# TASK DESCRIPTION
Your answer should be an exact copy of the data.

# SUPPLIED RECORDS
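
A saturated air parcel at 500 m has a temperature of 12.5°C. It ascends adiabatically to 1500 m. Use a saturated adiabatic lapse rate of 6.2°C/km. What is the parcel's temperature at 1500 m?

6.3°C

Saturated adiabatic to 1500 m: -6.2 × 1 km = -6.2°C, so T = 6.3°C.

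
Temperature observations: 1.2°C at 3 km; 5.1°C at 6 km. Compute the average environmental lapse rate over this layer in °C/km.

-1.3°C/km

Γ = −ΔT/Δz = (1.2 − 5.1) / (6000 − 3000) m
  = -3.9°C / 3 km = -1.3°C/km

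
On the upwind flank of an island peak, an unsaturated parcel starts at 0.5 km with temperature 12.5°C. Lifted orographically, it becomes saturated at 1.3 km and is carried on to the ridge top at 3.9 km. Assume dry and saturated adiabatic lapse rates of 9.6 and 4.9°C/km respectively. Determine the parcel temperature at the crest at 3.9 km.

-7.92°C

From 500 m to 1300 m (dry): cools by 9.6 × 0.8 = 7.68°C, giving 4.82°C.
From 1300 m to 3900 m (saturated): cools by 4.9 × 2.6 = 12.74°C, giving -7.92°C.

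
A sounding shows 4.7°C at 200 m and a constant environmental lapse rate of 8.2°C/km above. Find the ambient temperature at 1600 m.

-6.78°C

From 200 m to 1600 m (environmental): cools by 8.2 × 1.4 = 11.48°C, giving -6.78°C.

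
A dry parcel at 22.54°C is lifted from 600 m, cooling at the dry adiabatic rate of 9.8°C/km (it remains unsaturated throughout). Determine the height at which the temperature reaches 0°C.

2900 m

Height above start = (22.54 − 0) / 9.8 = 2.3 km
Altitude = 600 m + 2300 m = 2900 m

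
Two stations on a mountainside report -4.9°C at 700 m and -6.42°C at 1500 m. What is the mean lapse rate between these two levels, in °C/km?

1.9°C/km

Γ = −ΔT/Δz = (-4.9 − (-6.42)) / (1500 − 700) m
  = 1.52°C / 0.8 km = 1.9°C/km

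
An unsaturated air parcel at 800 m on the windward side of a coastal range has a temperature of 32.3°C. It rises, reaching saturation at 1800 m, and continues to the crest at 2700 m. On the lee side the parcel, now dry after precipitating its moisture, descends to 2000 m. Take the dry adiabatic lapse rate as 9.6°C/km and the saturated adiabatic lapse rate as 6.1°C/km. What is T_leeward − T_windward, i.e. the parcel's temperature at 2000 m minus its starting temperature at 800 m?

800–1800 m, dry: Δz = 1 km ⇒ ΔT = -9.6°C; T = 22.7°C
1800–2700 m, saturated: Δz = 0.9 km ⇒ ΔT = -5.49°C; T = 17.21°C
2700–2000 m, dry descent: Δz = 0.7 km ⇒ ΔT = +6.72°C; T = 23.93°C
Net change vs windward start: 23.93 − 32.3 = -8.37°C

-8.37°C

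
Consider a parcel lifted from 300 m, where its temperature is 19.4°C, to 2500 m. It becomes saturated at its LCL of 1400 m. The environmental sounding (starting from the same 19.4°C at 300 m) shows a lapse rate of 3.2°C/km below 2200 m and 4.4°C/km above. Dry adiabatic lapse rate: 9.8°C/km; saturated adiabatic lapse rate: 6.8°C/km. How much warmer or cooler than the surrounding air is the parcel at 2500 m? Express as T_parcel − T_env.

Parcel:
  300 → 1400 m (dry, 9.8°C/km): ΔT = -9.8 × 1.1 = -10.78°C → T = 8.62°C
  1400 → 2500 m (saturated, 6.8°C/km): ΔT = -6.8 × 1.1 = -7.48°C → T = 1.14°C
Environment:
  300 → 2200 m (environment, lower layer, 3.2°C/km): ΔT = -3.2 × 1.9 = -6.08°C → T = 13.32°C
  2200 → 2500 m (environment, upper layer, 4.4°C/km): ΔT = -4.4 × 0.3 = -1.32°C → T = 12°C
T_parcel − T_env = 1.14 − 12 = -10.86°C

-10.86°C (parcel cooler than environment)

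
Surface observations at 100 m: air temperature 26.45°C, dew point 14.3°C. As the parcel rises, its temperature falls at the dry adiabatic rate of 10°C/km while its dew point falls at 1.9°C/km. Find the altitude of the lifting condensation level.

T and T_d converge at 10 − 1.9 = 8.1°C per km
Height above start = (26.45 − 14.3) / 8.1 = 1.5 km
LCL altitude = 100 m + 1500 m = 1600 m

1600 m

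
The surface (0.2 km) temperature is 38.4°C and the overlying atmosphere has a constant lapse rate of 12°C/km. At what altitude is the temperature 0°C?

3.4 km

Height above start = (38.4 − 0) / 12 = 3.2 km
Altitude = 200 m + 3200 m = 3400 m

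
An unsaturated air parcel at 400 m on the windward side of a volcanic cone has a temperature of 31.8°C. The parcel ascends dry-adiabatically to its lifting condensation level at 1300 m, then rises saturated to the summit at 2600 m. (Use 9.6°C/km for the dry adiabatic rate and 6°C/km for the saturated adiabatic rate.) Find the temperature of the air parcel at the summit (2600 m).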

# TASK RESULT
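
A saturated air parcel at 500 m has a temperature of 12.5°C. It ascends adiabatically to 1500 m. Use a saturated adiabatic lapse rate of 6.2°C/km. What is the parcel's temperature at 1500 m?

6.3°C

Saturated adiabatic to 1500 m: -6.2 × 1 km = -6.2°C, so T = 6.3°C.

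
Temperature observations: 1.2°C at 3 km; 5.1°C at 6 km. Compute the average environmental lapse rate over this layer in °C/km.

-1.3°C/km

Γ = −ΔT/Δz = (1.2 − 5.1) / (6000 − 3000) m
  = -3.9°C / 3 km = -1.3°C/km

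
On the upwind flank of an island peak, an unsaturated parcel starts at 0.5 km with temperature 12.5°C. Lifted orographically, it becomes saturated at 1.3 km and is carried on to the ridge top at 3.9 km. Assume dry and saturated adiabatic lapse rates of 9.6 and 4.9°C/km respectively. Determine the parcel temperature at the crest at 3.9 km.

-7.92°C

From 500 m to 1300 m (dry): cools by 9.6 × 0.8 = 7.68°C, giving 4.82°C.
From 1300 m to 3900 m (saturated): cools by 4.9 × 2.6 = 12.74°C, giving -7.92°C.

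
A sounding shows 4.7°C at 200 m and a constant environmental lapse rate of 8.2°C/km above. Find the ambient temperature at 1600 m.

-6.78°C

From 200 m to 1600 m (environmental): cools by 8.2 × 1.4 = 11.48°C, giving -6.78°C.

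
A dry parcel at 22.54°C is lifted from 600 m, cooling at the dry adiabatic rate of 9.8°C/km (it remains unsaturated throughout). Determine the height at which the temperature reaches 0°C.

2900 m

Height above start = (22.54 − 0) / 9.8 = 2.3 km
Altitude = 600 m + 2300 m = 2900 m

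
Two stations on a mountainside report -4.9°C at 700 m and -6.42°C at 1500 m. What is the mean lapse rate between these two levels, in °C/km?

1.9°C/km

Γ = −ΔT/Δz = (-4.9 − (-6.42)) / (1500 − 700) m
  = 1.52°C / 0.8 km = 1.9°C/km

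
An unsaturated air parcel at 800 m on the windward side of a coastal range has a temperature of 32.3°C. It rises, reaching saturation at 1800 m, and continues to the crest at 2700 m. On the lee side the parcel, now dry after precipitating its moisture, descends to 2000 m. Take the dry adiabatic lapse rate as 9.6°C/km and the saturated adiabatic lapse rate as 6.1°C/km. What is T_leeward − T_windward, i.e. the parcel's temperature at 2000 m minus its starting temperature at 800 m?

800–1800 m, dry: Δz = 1 km ⇒ ΔT = -9.6°C; T = 22.7°C
1800–2700 m, saturated: Δz = 0.9 km ⇒ ΔT = -5.49°C; T = 17.21°C
2700–2000 m, dry descent: Δz = 0.7 km ⇒ ΔT = +6.72°C; T = 23.93°C
Net change vs windward start: 23.93 − 32.3 = -8.37°C

-8.37°C

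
Consider a parcel lifted from 300 m, where its temperature is 19.4°C, to 2500 m. It becomes saturated at its LCL of 1400 m. The environmental sounding (starting from the same 19.4°C at 300 m) shows a lapse rate of 3.2°C/km below 2200 m and 4.4°C/km above. Dry adiabatic lapse rate: 9.8°C/km; saturated adiabatic lapse rate: 6.8°C/km. How much warmer or cooler than the surrounding air is the parcel at 2500 m? Express as T_parcel − T_env.

Parcel:
  300 → 1400 m (dry, 9.8°C/km): ΔT = -9.8 × 1.1 = -10.78°C → T = 8.62°C
  1400 → 2500 m (saturated, 6.8°C/km): ΔT = -6.8 × 1.1 = -7.48°C → T = 1.14°C
Environment:
  300 → 2200 m (environment, lower layer, 3.2°C/km): ΔT = -3.2 × 1.9 = -6.08°C → T = 13.32°C
  2200 → 2500 m (environment, upper layer, 4.4°C/km): ΔT = -4.4 × 0.3 = -1.32°C → T = 12°C
T_parcel − T_env = 1.14 − 12 = -10.86°C

-10.86°C (parcel cooler than environment)

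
Surface observations at 100 m: air temperature 26.45°C, dew point 14.3°C. As the parcel rises, its temperature falls at the dry adiabatic rate of 10°C/km while its dew point falls at 1.9°C/km. Find the altitude of the lifting condensation level.

T and T_d converge at 10 − 1.9 = 8.1°C per km
Height above start = (26.45 − 14.3) / 8.1 = 1.5 km
LCL altitude = 100 m + 1500 m = 1600 m

1600 m

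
The surface (0.2 km) temperature is 38.4°C and the overlying atmosphere has a constant lapse rate of 12°C/km. At what altitude is the temperature 0°C?

3.4 km

Height above start = (38.4 − 0) / 12 = 3.2 km
Altitude = 200 m + 3200 m = 3400 m

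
An unsaturated air parcel at 400 m on the windward side of a volcanic cone has a temperature of 31.8°C. The parcel ascends dry-adiabatically to its lifting condensation level at 1300 m, then rises saturated to the summit at 2600 m. (Use 9.6°C/km for the dry adiabatic rate and 6°C/km for the saturated adiabatic rate.) Find the temperature of the air parcel at the summit (2600 m).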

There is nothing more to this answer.